> TASK OBJECTIVE: Exactly as they appear, set down all of the records.

> MATERIAL FOR THIS EXERCISE:
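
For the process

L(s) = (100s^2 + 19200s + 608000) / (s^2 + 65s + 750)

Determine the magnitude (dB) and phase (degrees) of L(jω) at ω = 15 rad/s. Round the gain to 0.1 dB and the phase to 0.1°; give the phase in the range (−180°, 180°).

55.4 dB, -35.5°

Substitute s = j15:
Numerator: 100(j15)^2 + 19200(j15) + 608000 = 585500 + j288000
Denominator: (j15)^2 + 65(j15) + 750 = 525 + j975
|N| = √(585500² + 288000²) ≈ 6.525e+05, ∠N ≈ 26.19°
|D| = √(525² + 975²) ≈ 1107.4, ∠D ≈ 61.70°
|L| = 6.525e+05 / 1107.4 ≈ 589.22
Gain = 20 log₁₀(589.22) ≈ 55.41 dB
∠L = 26.19° − 61.70° = -35.51°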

> YOUR RESPONSE:
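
For the process

L(s) = (100s^2 + 19200s + 608000) / (s^2 + 65s + 750)

Determine the magnitude (dB) and phase (degrees) of L(jω) at ω = 15 rad/s. Round the gain to 0.1 dB and the phase to 0.1°; give the phase in the range (−180°, 180°).

55.4 dB, -35.5°

Substitute s = j15:
Numerator: 100(j15)^2 + 19200(j15) + 608000 = 585500 + j288000
Denominator: (j15)^2 + 65(j15) + 750 = 525 + j975
|N| = √(585500² + 288000²) ≈ 6.525e+05, ∠N ≈ 26.19°
|D| = √(525² + 975²) ≈ 1107.4, ∠D ≈ 61.70°
|L| = 6.525e+05 / 1107.4 ≈ 589.22
Gain = 20 log₁₀(589.22) ≈ 55.41 dB
∠L = 26.19° − 61.70° = -35.51°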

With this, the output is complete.